# [TASK PROMPT]
Reproduce every record exactly.

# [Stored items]
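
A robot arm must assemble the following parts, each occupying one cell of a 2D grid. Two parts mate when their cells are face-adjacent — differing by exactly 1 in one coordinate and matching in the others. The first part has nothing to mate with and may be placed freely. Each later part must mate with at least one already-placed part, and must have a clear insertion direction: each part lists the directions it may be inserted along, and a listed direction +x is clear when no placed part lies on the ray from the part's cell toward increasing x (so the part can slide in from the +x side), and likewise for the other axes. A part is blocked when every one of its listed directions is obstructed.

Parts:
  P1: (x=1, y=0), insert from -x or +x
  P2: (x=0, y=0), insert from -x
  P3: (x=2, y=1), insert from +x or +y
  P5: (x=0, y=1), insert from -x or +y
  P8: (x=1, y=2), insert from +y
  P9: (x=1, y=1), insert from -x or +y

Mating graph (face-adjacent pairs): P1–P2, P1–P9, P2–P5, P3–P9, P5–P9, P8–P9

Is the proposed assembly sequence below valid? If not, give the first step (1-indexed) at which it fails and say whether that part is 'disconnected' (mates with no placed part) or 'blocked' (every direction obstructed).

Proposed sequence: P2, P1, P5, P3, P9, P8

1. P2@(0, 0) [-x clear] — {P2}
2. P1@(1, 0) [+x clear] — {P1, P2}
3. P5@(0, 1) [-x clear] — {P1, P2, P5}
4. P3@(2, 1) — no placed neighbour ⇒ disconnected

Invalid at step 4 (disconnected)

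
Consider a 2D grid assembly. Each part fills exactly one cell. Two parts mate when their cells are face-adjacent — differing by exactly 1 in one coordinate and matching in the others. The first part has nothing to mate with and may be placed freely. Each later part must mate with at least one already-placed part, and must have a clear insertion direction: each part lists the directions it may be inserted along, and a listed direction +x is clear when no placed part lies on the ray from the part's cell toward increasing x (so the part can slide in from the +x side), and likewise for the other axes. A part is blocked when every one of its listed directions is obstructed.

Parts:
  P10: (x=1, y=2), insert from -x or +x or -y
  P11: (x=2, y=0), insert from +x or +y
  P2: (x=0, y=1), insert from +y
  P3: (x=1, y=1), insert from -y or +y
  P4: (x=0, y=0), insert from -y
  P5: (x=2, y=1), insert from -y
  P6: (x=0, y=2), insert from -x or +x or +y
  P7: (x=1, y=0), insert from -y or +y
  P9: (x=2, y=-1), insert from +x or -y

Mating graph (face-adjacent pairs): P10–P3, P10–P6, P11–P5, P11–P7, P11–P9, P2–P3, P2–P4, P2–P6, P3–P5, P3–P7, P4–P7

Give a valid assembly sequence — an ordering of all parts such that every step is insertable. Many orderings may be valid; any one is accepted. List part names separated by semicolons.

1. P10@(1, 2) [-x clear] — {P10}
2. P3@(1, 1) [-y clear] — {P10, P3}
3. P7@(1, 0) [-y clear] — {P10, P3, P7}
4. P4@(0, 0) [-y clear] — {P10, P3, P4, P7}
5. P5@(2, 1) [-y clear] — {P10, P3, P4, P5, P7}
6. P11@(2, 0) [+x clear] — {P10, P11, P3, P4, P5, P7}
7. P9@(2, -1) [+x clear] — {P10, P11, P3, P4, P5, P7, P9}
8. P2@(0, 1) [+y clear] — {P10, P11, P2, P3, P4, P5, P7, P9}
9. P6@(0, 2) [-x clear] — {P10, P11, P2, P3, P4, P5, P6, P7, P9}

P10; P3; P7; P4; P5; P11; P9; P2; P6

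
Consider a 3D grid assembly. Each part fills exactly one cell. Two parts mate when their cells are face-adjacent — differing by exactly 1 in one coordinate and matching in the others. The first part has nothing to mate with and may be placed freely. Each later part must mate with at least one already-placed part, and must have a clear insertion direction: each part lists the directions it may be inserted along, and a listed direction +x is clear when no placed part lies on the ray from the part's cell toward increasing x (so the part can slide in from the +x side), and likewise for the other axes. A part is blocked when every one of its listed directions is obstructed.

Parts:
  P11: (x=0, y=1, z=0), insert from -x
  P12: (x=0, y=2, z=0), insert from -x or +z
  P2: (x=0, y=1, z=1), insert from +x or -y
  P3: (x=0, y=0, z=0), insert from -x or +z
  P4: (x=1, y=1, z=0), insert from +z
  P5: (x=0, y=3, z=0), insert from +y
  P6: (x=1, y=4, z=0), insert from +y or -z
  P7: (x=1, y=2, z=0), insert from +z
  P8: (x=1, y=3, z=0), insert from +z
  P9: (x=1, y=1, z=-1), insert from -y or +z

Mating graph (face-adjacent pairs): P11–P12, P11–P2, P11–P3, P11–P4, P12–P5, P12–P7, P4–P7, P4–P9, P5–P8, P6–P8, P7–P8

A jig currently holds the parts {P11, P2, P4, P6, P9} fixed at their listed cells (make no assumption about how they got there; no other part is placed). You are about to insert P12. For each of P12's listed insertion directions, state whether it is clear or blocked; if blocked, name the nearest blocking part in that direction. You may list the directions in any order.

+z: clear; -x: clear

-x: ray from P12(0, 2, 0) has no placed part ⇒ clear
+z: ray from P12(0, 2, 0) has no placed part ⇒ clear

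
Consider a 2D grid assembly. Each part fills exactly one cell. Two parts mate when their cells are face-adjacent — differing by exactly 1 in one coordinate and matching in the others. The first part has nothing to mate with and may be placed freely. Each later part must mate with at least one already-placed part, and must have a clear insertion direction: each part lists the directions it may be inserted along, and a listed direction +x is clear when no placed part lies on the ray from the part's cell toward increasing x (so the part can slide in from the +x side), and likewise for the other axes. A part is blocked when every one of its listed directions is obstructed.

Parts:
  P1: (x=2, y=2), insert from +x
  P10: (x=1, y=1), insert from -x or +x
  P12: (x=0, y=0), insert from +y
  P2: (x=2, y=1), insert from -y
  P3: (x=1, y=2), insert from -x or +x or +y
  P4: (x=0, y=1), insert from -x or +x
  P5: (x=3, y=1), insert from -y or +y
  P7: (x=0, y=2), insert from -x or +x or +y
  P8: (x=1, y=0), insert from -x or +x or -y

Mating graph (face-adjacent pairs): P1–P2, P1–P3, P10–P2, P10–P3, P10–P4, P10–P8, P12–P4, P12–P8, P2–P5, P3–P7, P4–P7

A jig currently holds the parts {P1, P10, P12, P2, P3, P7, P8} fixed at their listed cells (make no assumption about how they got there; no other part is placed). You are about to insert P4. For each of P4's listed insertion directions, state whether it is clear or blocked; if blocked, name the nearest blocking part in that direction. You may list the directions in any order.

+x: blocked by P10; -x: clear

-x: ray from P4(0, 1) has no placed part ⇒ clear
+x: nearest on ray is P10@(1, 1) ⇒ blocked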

# [WRITTEN ANSWER]
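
A robot arm must assemble the following parts, each occupying one cell of a 2D grid. Two parts mate when their cells are face-adjacent — differing by exactly 1 in one coordinate and matching in the others. The first part has nothing to mate with and may be placed freely. Each later part must mate with at least one already-placed part, and must have a clear insertion direction: each part lists the directions it may be inserted along, and a listed direction +x is clear when no placed part lies on the ray from the part's cell toward increasing x (so the part can slide in from the +x side), and likewise for the other axes. A part is blocked when every one of its listed directions is obstructed.

Parts:
  P1: (x=1, y=0), insert from -x or +x
  P2: (x=0, y=0), insert from -x
  P3: (x=2, y=1), insert from +x or +y
  P5: (x=0, y=1), insert from -x or +y
  P8: (x=1, y=2), insert from +y
  P9: (x=1, y=1), insert from -x or +y

Mating graph (face-adjacent pairs): P1–P2, P1–P9, P2–P5, P3–P9, P5–P9, P8–P9

Is the proposed assembly sequence below valid? If not, give the first step (1-indexed) at which it fails and say whether that part is 'disconnected' (mates with no placed part) or 'blocked' (every direction obstructed).

Proposed sequence: P2, P1, P5, P3, P9, P8

1. P2@(0, 0) [-x clear] — {P2}
2. P1@(1, 0) [+x clear] — {P1, P2}
3. P5@(0, 1) [-x clear] — {P1, P2, P5}
4. P3@(2, 1) — no placed neighbour ⇒ disconnected

Invalid at step 4 (disconnected)

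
Consider a 2D grid assembly. Each part fills exactly one cell. Two parts mate when their cells are face-adjacent — differing by exactly 1 in one coordinate and matching in the others. The first part has nothing to mate with and may be placed freely. Each later part must mate with at least one already-placed part, and must have a clear insertion direction: each part lists the directions it may be inserted along, and a listed direction +x is clear when no placed part lies on the ray from the part's cell toward increasing x (so the part can slide in from the +x side), and likewise for the other axes. A part is blocked when every one of its listed directions is obstructed.

Parts:
  P10: (x=1, y=2), insert from -x or +x or -y
  P11: (x=2, y=0), insert from +x or +y
  P2: (x=0, y=1), insert from +y
  P3: (x=1, y=1), insert from -y or +y
  P4: (x=0, y=0), insert from -y
  P5: (x=2, y=1), insert from -y
  P6: (x=0, y=2), insert from -x or +x or +y
  P7: (x=1, y=0), insert from -y or +y
  P9: (x=2, y=-1), insert from +x or -y

Mating graph (face-adjacent pairs): P10–P3, P10–P6, P11–P5, P11–P7, P11–P9, P2–P3, P2–P4, P2–P6, P3–P5, P3–P7, P4–P7

Give a valid assembly sequence — an ordering of all parts such that every step is insertable. Many orderings may be valid; any one is accepted. List part names separated by semicolons.

1. P10@(1, 2) [-x clear] — {P10}
2. P3@(1, 1) [-y clear] — {P10, P3}
3. P7@(1, 0) [-y clear] — {P10, P3, P7}
4. P4@(0, 0) [-y clear] — {P10, P3, P4, P7}
5. P5@(2, 1) [-y clear] — {P10, P3, P4, P5, P7}
6. P11@(2, 0) [+x clear] — {P10, P11, P3, P4, P5, P7}
7. P9@(2, -1) [+x clear] — {P10, P11, P3, P4, P5, P7, P9}
8. P2@(0, 1) [+y clear] — {P10, P11, P2, P3, P4, P5, P7, P9}
9. P6@(0, 2) [-x clear] — {P10, P11, P2, P3, P4, P5, P6, P7, P9}

P10; P3; P7; P4; P5; P11; P9; P2; P6

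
Consider a 3D grid assembly. Each part fills exactly one cell. Two parts mate when their cells are face-adjacent — differing by exactly 1 in one coordinate and matching in the others. The first part has nothing to mate with and may be placed freely. Each later part must mate with at least one already-placed part, and must have a clear insertion direction: each part lists the directions it may be inserted along, and a listed direction +x is clear when no placed part lies on the ray from the part's cell toward increasing x (so the part can slide in from the +x side), and likewise for the other axes. A part is blocked when every one of its listed directions is obstructed.

Parts:
  P11: (x=0, y=1, z=0), insert from -x
  P12: (x=0, y=2, z=0), insert from -x or +z
  P2: (x=0, y=1, z=1), insert from +x or -y
  P3: (x=0, y=0, z=0), insert from -x or +z
  P4: (x=1, y=1, z=0), insert from +z
  P5: (x=0, y=3, z=0), insert from +y
  P6: (x=1, y=4, z=0), insert from +y or -z
  P7: (x=1, y=2, z=0), insert from +z
  P8: (x=1, y=3, z=0), insert from +z
  P9: (x=1, y=1, z=-1), insert from -y or +z

Mating graph (face-adjacent pairs): P11–P12, P11–P2, P11–P3, P11–P4, P12–P5, P12–P7, P4–P7, P4–P9, P5–P8, P6–P8, P7–P8

A jig currently holds the parts {P11, P2, P4, P6, P9} fixed at their listed cells (make no assumption about how they got there; no other part is placed). You are about to insert P12. For each of P12's listed insertion directions, state whether it is clear or blocked; if blocked, name the nearest blocking part in that direction. You may list the directions in any order.

+z: clear; -x: clear

-x: ray from P12(0, 2, 0) has no placed part ⇒ clear
+z: ray from P12(0, 2, 0) has no placed part ⇒ clear

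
Consider a 2D grid assembly. Each part fills exactly one cell. Two parts mate when their cells are face-adjacent — differing by exactly 1 in one coordinate and matching in the others. The first part has nothing to mate with and may be placed freely. Each later part must mate with at least one already-placed part, and must have a clear insertion direction: each part lists the directions it may be inserted along, and a listed direction +x is clear when no placed part lies on the ray from the part's cell toward increasing x (so the part can slide in from the +x side), and likewise for the other axes. A part is blocked when every one of its listed directions is obstructed.

Parts:
  P1: (x=2, y=2), insert from +x
  P10: (x=1, y=1), insert from -x or +x
  P12: (x=0, y=0), insert from +y
  P2: (x=2, y=1), insert from -y
  P3: (x=1, y=2), insert from -x or +x or +y
  P4: (x=0, y=1), insert from -x or +x
  P5: (x=3, y=1), insert from -y or +y
  P7: (x=0, y=2), insert from -x or +x or +y
  P8: (x=1, y=0), insert from -x or +x or -y

Mating graph (face-adjacent pairs): P1–P2, P1–P3, P10–P2, P10–P3, P10–P4, P10–P8, P12–P4, P12–P8, P2–P5, P3–P7, P4–P7

A jig currently holds the parts {P1, P10, P12, P2, P3, P7, P8} fixed at their listed cells (make no assumption about how they got there; no other part is placed). You are about to insert P4. For each of P4's listed insertion directions, state whether it is clear or blocked; if blocked, name the nearest blocking part in that direction. You may list the directions in any order.

+x: blocked by P10; -x: clear

-x: ray from P4(0, 1) has no placed part ⇒ clear
+x: nearest on ray is P10@(1, 1) ⇒ blocked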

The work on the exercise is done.